> [SUPPLIED RECORDS]
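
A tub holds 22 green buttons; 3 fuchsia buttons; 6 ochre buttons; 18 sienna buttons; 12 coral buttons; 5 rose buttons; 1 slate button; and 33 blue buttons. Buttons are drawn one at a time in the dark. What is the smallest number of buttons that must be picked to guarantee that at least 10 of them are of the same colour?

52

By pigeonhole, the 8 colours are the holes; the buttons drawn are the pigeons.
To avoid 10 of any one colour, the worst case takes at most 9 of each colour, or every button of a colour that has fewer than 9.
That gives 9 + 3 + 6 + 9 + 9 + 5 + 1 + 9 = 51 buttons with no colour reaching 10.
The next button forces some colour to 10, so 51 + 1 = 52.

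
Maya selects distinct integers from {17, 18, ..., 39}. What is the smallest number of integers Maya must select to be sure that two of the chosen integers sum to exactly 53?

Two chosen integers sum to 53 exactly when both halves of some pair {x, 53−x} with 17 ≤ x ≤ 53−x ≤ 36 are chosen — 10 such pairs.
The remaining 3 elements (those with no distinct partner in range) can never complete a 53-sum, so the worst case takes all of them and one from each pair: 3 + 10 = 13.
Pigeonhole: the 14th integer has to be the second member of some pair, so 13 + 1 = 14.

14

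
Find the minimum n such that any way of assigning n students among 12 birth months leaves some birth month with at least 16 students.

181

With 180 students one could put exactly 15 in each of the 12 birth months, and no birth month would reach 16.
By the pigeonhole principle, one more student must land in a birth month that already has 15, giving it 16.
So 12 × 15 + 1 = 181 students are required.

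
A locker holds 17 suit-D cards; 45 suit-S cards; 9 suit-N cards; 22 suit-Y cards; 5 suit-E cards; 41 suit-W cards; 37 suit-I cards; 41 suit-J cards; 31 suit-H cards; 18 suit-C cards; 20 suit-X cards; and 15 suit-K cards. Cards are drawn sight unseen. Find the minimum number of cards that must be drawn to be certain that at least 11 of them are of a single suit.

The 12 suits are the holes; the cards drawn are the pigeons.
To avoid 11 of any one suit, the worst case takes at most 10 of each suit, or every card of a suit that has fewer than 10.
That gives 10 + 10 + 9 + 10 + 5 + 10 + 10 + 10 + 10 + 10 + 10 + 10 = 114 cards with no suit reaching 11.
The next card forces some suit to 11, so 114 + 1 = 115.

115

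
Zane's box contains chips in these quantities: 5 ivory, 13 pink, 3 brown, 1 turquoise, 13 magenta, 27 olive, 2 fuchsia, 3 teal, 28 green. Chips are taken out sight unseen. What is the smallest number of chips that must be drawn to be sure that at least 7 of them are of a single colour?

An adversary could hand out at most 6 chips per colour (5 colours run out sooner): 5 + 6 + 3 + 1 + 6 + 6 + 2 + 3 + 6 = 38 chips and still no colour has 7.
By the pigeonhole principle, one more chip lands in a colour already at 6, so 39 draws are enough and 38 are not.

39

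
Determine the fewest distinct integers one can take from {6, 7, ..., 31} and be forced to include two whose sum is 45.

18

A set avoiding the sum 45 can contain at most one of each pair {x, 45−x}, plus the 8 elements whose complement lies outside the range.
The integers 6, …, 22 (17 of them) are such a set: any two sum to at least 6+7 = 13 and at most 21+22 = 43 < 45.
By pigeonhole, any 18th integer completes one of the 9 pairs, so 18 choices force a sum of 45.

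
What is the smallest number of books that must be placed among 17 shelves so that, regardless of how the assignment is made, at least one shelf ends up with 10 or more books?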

> [TASK ITEM]
Return the lines above exactly, keeping every word.

> [ANSWER TO THIS TASK]
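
A tub holds 22 green buttons; 3 fuchsia buttons; 6 ochre buttons; 18 sienna buttons; 12 coral buttons; 5 rose buttons; 1 slate button; and 33 blue buttons. Buttons are drawn one at a time in the dark. What is the smallest number of buttons that must be picked to guarantee that at least 10 of them are of the same colour?

52

By pigeonhole, the 8 colours are the holes; the buttons drawn are the pigeons.
To avoid 10 of any one colour, the worst case takes at most 9 of each colour, or every button of a colour that has fewer than 9.
That gives 9 + 3 + 6 + 9 + 9 + 5 + 1 + 9 = 51 buttons with no colour reaching 10.
The next button forces some colour to 10, so 51 + 1 = 52.

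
Maya selects distinct integers from {17, 18, ..., 39}. What is the smallest number of integers Maya must select to be sure that two of the chosen integers sum to exactly 53?

Two chosen integers sum to 53 exactly when both halves of some pair {x, 53−x} with 17 ≤ x ≤ 53−x ≤ 36 are chosen — 10 such pairs.
The remaining 3 elements (those with no distinct partner in range) can never complete a 53-sum, so the worst case takes all of them and one from each pair: 3 + 10 = 13.
Pigeonhole: the 14th integer has to be the second member of some pair, so 13 + 1 = 14.

14

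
Find the minimum n such that any way of assigning n students among 12 birth months leaves some birth month with at least 16 students.

181

With 180 students one could put exactly 15 in each of the 12 birth months, and no birth month would reach 16.
By the pigeonhole principle, one more student must land in a birth month that already has 15, giving it 16.
So 12 × 15 + 1 = 181 students are required.

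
A locker holds 17 suit-D cards; 45 suit-S cards; 9 suit-N cards; 22 suit-Y cards; 5 suit-E cards; 41 suit-W cards; 37 suit-I cards; 41 suit-J cards; 31 suit-H cards; 18 suit-C cards; 20 suit-X cards; and 15 suit-K cards. Cards are drawn sight unseen. Find the minimum number of cards that must be drawn to be certain that at least 11 of them are of a single suit.

The 12 suits are the holes; the cards drawn are the pigeons.
To avoid 11 of any one suit, the worst case takes at most 10 of each suit, or every card of a suit that has fewer than 10.
That gives 10 + 10 + 9 + 10 + 5 + 10 + 10 + 10 + 10 + 10 + 10 + 10 = 114 cards with no suit reaching 11.
The next card forces some suit to 11, so 114 + 1 = 115.

115

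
Zane's box contains chips in these quantities: 5 ivory, 13 pink, 3 brown, 1 turquoise, 13 magenta, 27 olive, 2 fuchsia, 3 teal, 28 green. Chips are taken out sight unseen. What is the smallest number of chips that must be drawn to be sure that at least 7 of them are of a single colour?

An adversary could hand out at most 6 chips per colour (5 colours run out sooner): 5 + 6 + 3 + 1 + 6 + 6 + 2 + 3 + 6 = 38 chips and still no colour has 7.
By the pigeonhole principle, one more chip lands in a colour already at 6, so 39 draws are enough and 38 are not.

39

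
Determine the fewest distinct integers one can take from {6, 7, ..., 31} and be forced to include two whose sum is 45.

18

A set avoiding the sum 45 can contain at most one of each pair {x, 45−x}, plus the 8 elements whose complement lies outside the range.
The integers 6, …, 22 (17 of them) are such a set: any two sum to at least 6+7 = 13 and at most 21+22 = 43 < 45.
By pigeonhole, any 18th integer completes one of the 9 pairs, so 18 choices force a sum of 45.

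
What is the smallest number of books that must be placed among 17 shelves so that, regardless of how the assignment is made, at least one shelf ends up with 10 or more books?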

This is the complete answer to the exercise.